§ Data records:
....

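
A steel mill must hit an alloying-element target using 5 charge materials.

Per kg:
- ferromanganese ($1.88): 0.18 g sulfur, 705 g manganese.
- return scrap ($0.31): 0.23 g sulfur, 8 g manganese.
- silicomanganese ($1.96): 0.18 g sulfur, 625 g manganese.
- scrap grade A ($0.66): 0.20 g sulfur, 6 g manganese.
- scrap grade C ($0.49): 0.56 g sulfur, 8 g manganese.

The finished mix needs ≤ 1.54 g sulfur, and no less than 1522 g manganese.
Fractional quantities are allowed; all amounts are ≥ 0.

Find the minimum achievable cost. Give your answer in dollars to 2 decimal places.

Let x1 = kg of ferromanganese, x2 = kg of return scrap, x3 = kg of silicomanganese, x4 = kg of scrap grade A, x5 = kg of scrap grade C.
min 1.88x1 + 0.31x2 + 1.96x3 + 0.66x4 + 0.49x5 subject to:
  0.18x1 + 0.23x2 + 0.18x3 + 0.2x4 + 0.56x5 ≤ 1.54   (sulfur)
  705x1 + 8x2 + 625x3 + 6x4 + 8x5 ≥ 1522   (manganese)
  x1, x2, x3, x4, x5 ≥ 0.
The cheapest feasible vertex uses only ferromanganese; return scrap, silicomanganese, scrap grade A, scrap grade C are not used. Binding constraint: manganese.
That vertex is x1 = 2.159.
Cost = 1.88·2.159 = 4.0589.

$4.06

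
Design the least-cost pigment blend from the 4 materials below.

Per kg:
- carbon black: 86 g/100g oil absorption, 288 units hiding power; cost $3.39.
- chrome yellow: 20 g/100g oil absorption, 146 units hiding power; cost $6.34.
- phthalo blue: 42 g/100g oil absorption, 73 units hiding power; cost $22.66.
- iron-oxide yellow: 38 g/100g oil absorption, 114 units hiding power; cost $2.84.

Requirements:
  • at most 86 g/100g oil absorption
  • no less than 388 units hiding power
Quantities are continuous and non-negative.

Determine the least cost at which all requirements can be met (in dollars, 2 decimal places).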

....

§ YOUR OBJECTIVE:
Output each entry once again, exactly as shown above.

§ ANSWER SECTION:
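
A steel mill must hit an alloying-element target using 5 charge materials.

Per kg:
- ferromanganese ($1.88): 0.18 g sulfur, 705 g manganese.
- return scrap ($0.31): 0.23 g sulfur, 8 g manganese.
- silicomanganese ($1.96): 0.18 g sulfur, 625 g manganese.
- scrap grade A ($0.66): 0.20 g sulfur, 6 g manganese.
- scrap grade C ($0.49): 0.56 g sulfur, 8 g manganese.

The finished mix needs ≤ 1.54 g sulfur, and no less than 1522 g manganese.
Fractional quantities are allowed; all amounts are ≥ 0.

Find the minimum achievable cost. Give your answer in dollars to 2 decimal places.

Let x1 = kg of ferromanganese, x2 = kg of return scrap, x3 = kg of silicomanganese, x4 = kg of scrap grade A, x5 = kg of scrap grade C.
min 1.88x1 + 0.31x2 + 1.96x3 + 0.66x4 + 0.49x5 subject to:
  0.18x1 + 0.23x2 + 0.18x3 + 0.2x4 + 0.56x5 ≤ 1.54   (sulfur)
  705x1 + 8x2 + 625x3 + 6x4 + 8x5 ≥ 1522   (manganese)
  x1, x2, x3, x4, x5 ≥ 0.
The cheapest feasible vertex uses only ferromanganese; return scrap, silicomanganese, scrap grade A, scrap grade C are not used. Binding constraint: manganese.
That vertex is x1 = 2.159.
Cost = 1.88·2.159 = 4.0589.

$4.06

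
Design the least-cost pigment blend from the 4 materials below.

Per kg:
- carbon black: 86 g/100g oil absorption, 288 units hiding power; cost $3.39.
- chrome yellow: 20 g/100g oil absorption, 146 units hiding power; cost $6.34.
- phthalo blue: 42 g/100g oil absorption, 73 units hiding power; cost $22.66.
- iron-oxide yellow: 38 g/100g oil absorption, 114 units hiding power; cost $2.84.

Requirements:
  • at most 86 g/100g oil absorption
  • no less than 388 units hiding power
Quantities are continuous and non-negative.

Determine the least cost at which all requirements can be met (in dollars, 2 decimal places).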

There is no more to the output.